- _Task directions_
Reproduce the records precisely. Every line should be included.

- _Records supplied_
# # # #
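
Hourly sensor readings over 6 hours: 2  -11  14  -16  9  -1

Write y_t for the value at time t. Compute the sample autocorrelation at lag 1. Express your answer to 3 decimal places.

-0.844

Mean ȳ = (2 − 11 + 14 − 16 + 9 − 1)/6 = -0.5000
Deviations from mean: 2.5000, -10.5000, 14.5000, -15.5000, 9.5000, -0.5000
Σ(y_t−ȳ)(y_{t+1}−ȳ) = (-26.2500) + (-152.2500) + (-224.7500) + (-147.2500) + (-4.7500) = -555.2500
Denominator Σ(y_t−ȳ)² = 657.5000
r_1 = -555.2500 / 657.5000 = -0.844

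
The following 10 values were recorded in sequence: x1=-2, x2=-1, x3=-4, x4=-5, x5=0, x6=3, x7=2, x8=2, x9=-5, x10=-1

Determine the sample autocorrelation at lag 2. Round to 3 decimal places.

-0.164

Mean x̄ = (-2 − 1 − 4 − 5 + 0 + 3 + 2 + 2 − 5 − 1)/10 = -1.1000
Numerator Σ_{t=1}^{8}(x_t−x̄)(x_{t+2}−x̄) = -12.6200
Denominator Σ(x_t−x̄)² = 76.9000
r_2 = -12.6200 / 76.9000 = -0.164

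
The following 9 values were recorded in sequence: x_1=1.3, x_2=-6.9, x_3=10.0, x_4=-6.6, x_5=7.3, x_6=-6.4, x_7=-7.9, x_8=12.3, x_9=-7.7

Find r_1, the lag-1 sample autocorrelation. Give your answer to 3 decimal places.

Mean x̄ = (1.3 − 6.9 + 10.0 − 6.6 + 7.3 − 6.4 − 7.9 + 12.3 − 7.7)/9 = -0.5111
Numerator Σ_{t=1}^{8}(x_t−x̄)(x_{t+1}−x̄) = -379.5312
Denominator Σ(x_t−x̄)² = 557.7489
r_1 = -379.5312 / 557.7489 = -0.680

-0.680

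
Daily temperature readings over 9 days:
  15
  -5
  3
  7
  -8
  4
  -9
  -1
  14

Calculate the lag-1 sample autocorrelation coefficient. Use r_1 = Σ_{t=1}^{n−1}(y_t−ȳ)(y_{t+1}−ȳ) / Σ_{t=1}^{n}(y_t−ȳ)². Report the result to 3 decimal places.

-0.294

Mean ȳ = (15 − 5 + 3 + 7 − 8 + 4 − 9 − 1 + 14)/9 = 2.2222
Numerator Σ_{t=1}^{8}(y_t−ȳ)(y_{t+1}−ȳ) = -182.9383
Denominator Σ(y_t−ȳ)² = 621.5556
r_1 = -182.9383 / 621.5556 = -0.294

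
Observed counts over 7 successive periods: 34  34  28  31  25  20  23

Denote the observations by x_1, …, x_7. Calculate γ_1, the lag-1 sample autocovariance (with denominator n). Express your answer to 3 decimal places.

12.956

Mean x̄ = (34 + 34 + 28 + 31 + 25 + 20 + 23)/7 = 27.8571
Deviations: 6.1429, 6.1429, 0.1429, 3.1429, -2.8571, -7.8571, -4.8571
Σ_{t=1}^{6}(x_t−x̄)(x_{t+1}−x̄) = 90.6939
γ_1 = 90.6939 / 7 = 12.956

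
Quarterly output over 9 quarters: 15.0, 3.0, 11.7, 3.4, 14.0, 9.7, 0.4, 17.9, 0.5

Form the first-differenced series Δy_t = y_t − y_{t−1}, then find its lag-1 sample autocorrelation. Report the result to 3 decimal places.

-0.656

First differences Δy: -12.0, 8.7, -8.3, 10.6, -4.3, -9.3, 17.5, -17.4
Mean of differences = -1.8125
Numerator Σ(Δy_t−Δȳ)(Δy_{t+1}−Δȳ) = -713.7089
Denominator Σ(Δy_t−Δȳ)² = 1088.6488
r_1(Δy) = -713.7089 / 1088.6488 = -0.656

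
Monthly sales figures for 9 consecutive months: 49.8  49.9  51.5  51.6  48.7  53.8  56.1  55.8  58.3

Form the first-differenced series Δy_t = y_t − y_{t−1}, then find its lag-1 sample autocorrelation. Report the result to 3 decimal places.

First differences Δy: 0.1, 1.6, 0.1, -2.9, 5.1, 2.3, -0.3, 2.5
Mean of differences = 1.0625
Numerator Σ(Δy_t−Δȳ)(Δy_{t+1}−Δȳ) = -11.8677
Denominator Σ(Δy_t−Δȳ)² = 39.5988
r_1(Δy) = -11.8677 / 39.5988 = -0.300

-0.300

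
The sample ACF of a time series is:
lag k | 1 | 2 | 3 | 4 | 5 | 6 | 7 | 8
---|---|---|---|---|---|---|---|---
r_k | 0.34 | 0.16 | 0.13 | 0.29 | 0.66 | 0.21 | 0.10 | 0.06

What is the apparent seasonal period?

5

The largest autocorrelation is r_5 = 0.66; the remaining lags stay at or below 0.34. The elevated value at lag 1 (0.34), dropping to 0.16 at lag 2, reflects decaying short-term dependence rather than seasonality.
The dominant spike at lag 5 indicates a seasonal period of 5.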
# # # #
- _Output for this task_
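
Hourly sensor readings over 6 hours: 2  -11  14  -16  9  -1

Write y_t for the value at time t. Compute the sample autocorrelation at lag 1. Express your answer to 3 decimal places.

-0.844

Mean ȳ = (2 − 11 + 14 − 16 + 9 − 1)/6 = -0.5000
Deviations from mean: 2.5000, -10.5000, 14.5000, -15.5000, 9.5000, -0.5000
Σ(y_t−ȳ)(y_{t+1}−ȳ) = (-26.2500) + (-152.2500) + (-224.7500) + (-147.2500) + (-4.7500) = -555.2500
Denominator Σ(y_t−ȳ)² = 657.5000
r_1 = -555.2500 / 657.5000 = -0.844

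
The following 10 values were recorded in sequence: x1=-2, x2=-1, x3=-4, x4=-5, x5=0, x6=3, x7=2, x8=2, x9=-5, x10=-1

Determine the sample autocorrelation at lag 2. Round to 3 decimal places.

-0.164

Mean x̄ = (-2 − 1 − 4 − 5 + 0 + 3 + 2 + 2 − 5 − 1)/10 = -1.1000
Numerator Σ_{t=1}^{8}(x_t−x̄)(x_{t+2}−x̄) = -12.6200
Denominator Σ(x_t−x̄)² = 76.9000
r_2 = -12.6200 / 76.9000 = -0.164

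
The following 9 values were recorded in sequence: x_1=1.3, x_2=-6.9, x_3=10.0, x_4=-6.6, x_5=7.3, x_6=-6.4, x_7=-7.9, x_8=12.3, x_9=-7.7

Find r_1, the lag-1 sample autocorrelation. Give your answer to 3 decimal places.

Mean x̄ = (1.3 − 6.9 + 10.0 − 6.6 + 7.3 − 6.4 − 7.9 + 12.3 − 7.7)/9 = -0.5111
Numerator Σ_{t=1}^{8}(x_t−x̄)(x_{t+1}−x̄) = -379.5312
Denominator Σ(x_t−x̄)² = 557.7489
r_1 = -379.5312 / 557.7489 = -0.680

-0.680

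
Daily temperature readings over 9 days:
  15
  -5
  3
  7
  -8
  4
  -9
  -1
  14

Calculate the lag-1 sample autocorrelation coefficient. Use r_1 = Σ_{t=1}^{n−1}(y_t−ȳ)(y_{t+1}−ȳ) / Σ_{t=1}^{n}(y_t−ȳ)². Report the result to 3 decimal places.

-0.294

Mean ȳ = (15 − 5 + 3 + 7 − 8 + 4 − 9 − 1 + 14)/9 = 2.2222
Numerator Σ_{t=1}^{8}(y_t−ȳ)(y_{t+1}−ȳ) = -182.9383
Denominator Σ(y_t−ȳ)² = 621.5556
r_1 = -182.9383 / 621.5556 = -0.294

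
Observed counts over 7 successive periods: 34  34  28  31  25  20  23

Denote the observations by x_1, …, x_7. Calculate γ_1, the lag-1 sample autocovariance (with denominator n). Express your answer to 3 decimal places.

12.956

Mean x̄ = (34 + 34 + 28 + 31 + 25 + 20 + 23)/7 = 27.8571
Deviations: 6.1429, 6.1429, 0.1429, 3.1429, -2.8571, -7.8571, -4.8571
Σ_{t=1}^{6}(x_t−x̄)(x_{t+1}−x̄) = 90.6939
γ_1 = 90.6939 / 7 = 12.956

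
Quarterly output over 9 quarters: 15.0, 3.0, 11.7, 3.4, 14.0, 9.7, 0.4, 17.9, 0.5

Form the first-differenced series Δy_t = y_t − y_{t−1}, then find its lag-1 sample autocorrelation. Report the result to 3 decimal places.

-0.656

First differences Δy: -12.0, 8.7, -8.3, 10.6, -4.3, -9.3, 17.5, -17.4
Mean of differences = -1.8125
Numerator Σ(Δy_t−Δȳ)(Δy_{t+1}−Δȳ) = -713.7089
Denominator Σ(Δy_t−Δȳ)² = 1088.6488
r_1(Δy) = -713.7089 / 1088.6488 = -0.656

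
Monthly sales figures for 9 consecutive months: 49.8  49.9  51.5  51.6  48.7  53.8  56.1  55.8  58.3

Form the first-differenced series Δy_t = y_t − y_{t−1}, then find its lag-1 sample autocorrelation. Report the result to 3 decimal places.

First differences Δy: 0.1, 1.6, 0.1, -2.9, 5.1, 2.3, -0.3, 2.5
Mean of differences = 1.0625
Numerator Σ(Δy_t−Δȳ)(Δy_{t+1}−Δȳ) = -11.8677
Denominator Σ(Δy_t−Δȳ)² = 39.5988
r_1(Δy) = -11.8677 / 39.5988 = -0.300

-0.300

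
The sample ACF of a time series is:
lag k | 1 | 2 | 3 | 4 | 5 | 6 | 7 | 8
---|---|---|---|---|---|---|---|---
r_k | 0.34 | 0.16 | 0.13 | 0.29 | 0.66 | 0.21 | 0.10 | 0.06

What is the apparent seasonal period?

5

The largest autocorrelation is r_5 = 0.66; the remaining lags stay at or below 0.34. The elevated value at lag 1 (0.34), dropping to 0.16 at lag 2, reflects decaying short-term dependence rather than seasonality.
The dominant spike at lag 5 indicates a seasonal period of 5.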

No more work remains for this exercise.